--- TASK INPUT ---
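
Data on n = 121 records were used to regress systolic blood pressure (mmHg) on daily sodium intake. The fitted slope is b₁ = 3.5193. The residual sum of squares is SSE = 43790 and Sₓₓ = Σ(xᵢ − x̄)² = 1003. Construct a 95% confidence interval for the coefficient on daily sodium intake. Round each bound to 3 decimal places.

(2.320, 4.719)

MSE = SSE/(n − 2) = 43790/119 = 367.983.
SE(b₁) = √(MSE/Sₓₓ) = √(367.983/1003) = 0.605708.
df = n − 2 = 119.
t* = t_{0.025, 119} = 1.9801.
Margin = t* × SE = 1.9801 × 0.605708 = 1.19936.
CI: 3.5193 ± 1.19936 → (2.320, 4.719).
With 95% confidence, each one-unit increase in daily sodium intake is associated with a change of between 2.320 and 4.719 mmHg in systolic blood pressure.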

--- WHAT IS EXPECTED ---
Write out every line from the records above, word for word.

--- SOLUTION BELOW ---
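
Data on n = 121 records were used to regress systolic blood pressure (mmHg) on daily sodium intake. The fitted slope is b₁ = 3.5193. The residual sum of squares is SSE = 43790 and Sₓₓ = Σ(xᵢ − x̄)² = 1003. Construct a 95% confidence interval for the coefficient on daily sodium intake. Round each bound to 3 decimal places.

(2.320, 4.719)

MSE = SSE/(n − 2) = 43790/119 = 367.983.
SE(b₁) = √(MSE/Sₓₓ) = √(367.983/1003) = 0.605708.
df = n − 2 = 119.
t* = t_{0.025, 119} = 1.9801.
Margin = t* × SE = 1.9801 × 0.605708 = 1.19936.
CI: 3.5193 ± 1.19936 → (2.320, 4.719).
With 95% confidence, each one-unit increase in daily sodium intake is associated with a change of between 2.320 and 4.719 mmHg in systolic blood pressure.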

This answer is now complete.